● **WHAT NEEDS TO BE DONE**:
Starting at the first line and ending at the last, reproduce the records below exactly.

● **SUPPLIED DATA**:

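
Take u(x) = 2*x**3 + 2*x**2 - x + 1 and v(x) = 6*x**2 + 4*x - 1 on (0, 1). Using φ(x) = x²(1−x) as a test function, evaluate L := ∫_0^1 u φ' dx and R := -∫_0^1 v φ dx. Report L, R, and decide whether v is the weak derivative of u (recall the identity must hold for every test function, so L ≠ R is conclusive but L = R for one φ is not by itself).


LHS = -19/60, RHS = -19/60. Yes, v = u' weakly.

u(x) = 2*x**3 + 2*x**2 - x + 1, classical derivative u'(x) = 6*x**2 + 4*x - 1.
φ(x) = x²(1−x), so φ'(x) = x*(2 - 3*x).
Note φ(0) = φ(1) = 0, so the boundary term u·φ vanishes.
LHS = ∫_0^1 u(x) φ'(x) dx = ∫_0^1 (-6*x^5 - 2*x^4 + 7*x^3 - 5*x^2 + 2*x) dx. Term by term:
  ∫_0^1 -6*x^5 dx = -1;  ∫_0^1 -2*x^4 dx = -2/5;  ∫_0^1 7*x^3 dx = 7/4;
  ∫_0^1 -5*x^2 dx = -5/3;  ∫_0^1 2*x dx = 1.
Sum: -1 − 2/5 + 7/4 − 5/3 + 1 = -19/60.
So LHS = -19/60.
∫_0^1 v(x) φ(x) dx = ∫_0^1 (-6*x^5 + 2*x^4 + 5*x^3 - x^2) dx. Term by term:
  ∫_0^1 -6*x^5 dx = -1;  ∫_0^1 2*x^4 dx = 2/5;  ∫_0^1 5*x^3 dx = 5/4;
  ∫_0^1 -x^2 dx = -1/3.
Sum: -1 + 2/5 + 5/4 − 1/3 = 19/60.
So RHS = -∫_0^1 v(x) φ(x) dx = -19/60.
LHS = RHS, so the identity holds for this test φ.
Moreover u is smooth here and v(x) = u'(x) = 6*x**2 + 4*x - 1 pointwise, so the identity holds for every test function. Hence v is the weak derivative of u.


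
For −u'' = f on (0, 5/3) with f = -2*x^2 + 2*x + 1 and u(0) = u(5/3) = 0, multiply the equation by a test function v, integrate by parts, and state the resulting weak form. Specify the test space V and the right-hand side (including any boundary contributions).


V = H^1_0(0, 5/3) (so v(0) = v(5/3) = 0); weak form: ∫_0^5/3 u'v' dx = ∫_0^5/3 (-2*x^2 + 2*x + 1) v dx for all v ∈ V.

Multiply both sides by a test function v and integrate from 0 to 5/3:
  ∫_0^5/3 −u''(x) v(x) dx = ∫_0^5/3 f(x) v(x) dx.
Integrate the LHS by parts once:
  ∫_0^5/3 −u'' v dx = −[u'(x) v(x)]_0^5/3 + ∫_0^5/3 u'(x) v'(x) dx.
Thus ∫_0^5/3 u'(x) v'(x) dx = ∫_0^5/3 f(x) v(x) dx + [u'(x) v(x)]_0^5/3.
Choose V so that boundary terms are either known or forced to vanish.
u is Dirichlet: u(0) = u(5/3) = 0. Let V = H^1_0(0, 5/3); then v(0) = v(5/3) = 0, and [u' v]_0^5/3 = 0.
Weak formulation: find u (satisfying any essential BC) such that ∫_0^5/3 u'(x) v'(x) dx = ∫_0^5/3 f v dx for all v ∈ V.
Substituting f(x) = -2*x^2 + 2*x + 1, the right-hand side is ∫_0^5/3 (-2*x^2 + 2*x + 1) v dx.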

● **TASK RESPONSE**:
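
Take u(x) = 2*x**3 + 2*x**2 - x + 1 and v(x) = 6*x**2 + 4*x - 1 on (0, 1). Using φ(x) = x²(1−x) as a test function, evaluate L := ∫_0^1 u φ' dx and R := -∫_0^1 v φ dx. Report L, R, and decide whether v is the weak derivative of u (recall the identity must hold for every test function, so L ≠ R is conclusive but L = R for one φ is not by itself).


LHS = -19/60, RHS = -19/60. Yes, v = u' weakly.

u(x) = 2*x**3 + 2*x**2 - x + 1, classical derivative u'(x) = 6*x**2 + 4*x - 1.
φ(x) = x²(1−x), so φ'(x) = x*(2 - 3*x).
Note φ(0) = φ(1) = 0, so the boundary term u·φ vanishes.
LHS = ∫_0^1 u(x) φ'(x) dx = ∫_0^1 (-6*x^5 - 2*x^4 + 7*x^3 - 5*x^2 + 2*x) dx. Term by term:
  ∫_0^1 -6*x^5 dx = -1;  ∫_0^1 -2*x^4 dx = -2/5;  ∫_0^1 7*x^3 dx = 7/4;
  ∫_0^1 -5*x^2 dx = -5/3;  ∫_0^1 2*x dx = 1.
Sum: -1 − 2/5 + 7/4 − 5/3 + 1 = -19/60.
So LHS = -19/60.
∫_0^1 v(x) φ(x) dx = ∫_0^1 (-6*x^5 + 2*x^4 + 5*x^3 - x^2) dx. Term by term:
  ∫_0^1 -6*x^5 dx = -1;  ∫_0^1 2*x^4 dx = 2/5;  ∫_0^1 5*x^3 dx = 5/4;
  ∫_0^1 -x^2 dx = -1/3.
Sum: -1 + 2/5 + 5/4 − 1/3 = 19/60.
So RHS = -∫_0^1 v(x) φ(x) dx = -19/60.
LHS = RHS, so the identity holds for this test φ.
Moreover u is smooth here and v(x) = u'(x) = 6*x**2 + 4*x - 1 pointwise, so the identity holds for every test function. Hence v is the weak derivative of u.


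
For −u'' = f on (0, 5/3) with f = -2*x^2 + 2*x + 1 and u(0) = u(5/3) = 0, multiply the equation by a test function v, integrate by parts, and state the resulting weak form. Specify the test space V and the right-hand side (including any boundary contributions).


V = H^1_0(0, 5/3) (so v(0) = v(5/3) = 0); weak form: ∫_0^5/3 u'v' dx = ∫_0^5/3 (-2*x^2 + 2*x + 1) v dx for all v ∈ V.

Multiply both sides by a test function v and integrate from 0 to 5/3:
  ∫_0^5/3 −u''(x) v(x) dx = ∫_0^5/3 f(x) v(x) dx.
Integrate the LHS by parts once:
  ∫_0^5/3 −u'' v dx = −[u'(x) v(x)]_0^5/3 + ∫_0^5/3 u'(x) v'(x) dx.
Thus ∫_0^5/3 u'(x) v'(x) dx = ∫_0^5/3 f(x) v(x) dx + [u'(x) v(x)]_0^5/3.
Choose V so that boundary terms are either known or forced to vanish.
u is Dirichlet: u(0) = u(5/3) = 0. Let V = H^1_0(0, 5/3); then v(0) = v(5/3) = 0, and [u' v]_0^5/3 = 0.
Weak formulation: find u (satisfying any essential BC) such that ∫_0^5/3 u'(x) v'(x) dx = ∫_0^5/3 f v dx for all v ∈ V.
Substituting f(x) = -2*x^2 + 2*x + 1, the right-hand side is ∫_0^5/3 (-2*x^2 + 2*x + 1) v dx.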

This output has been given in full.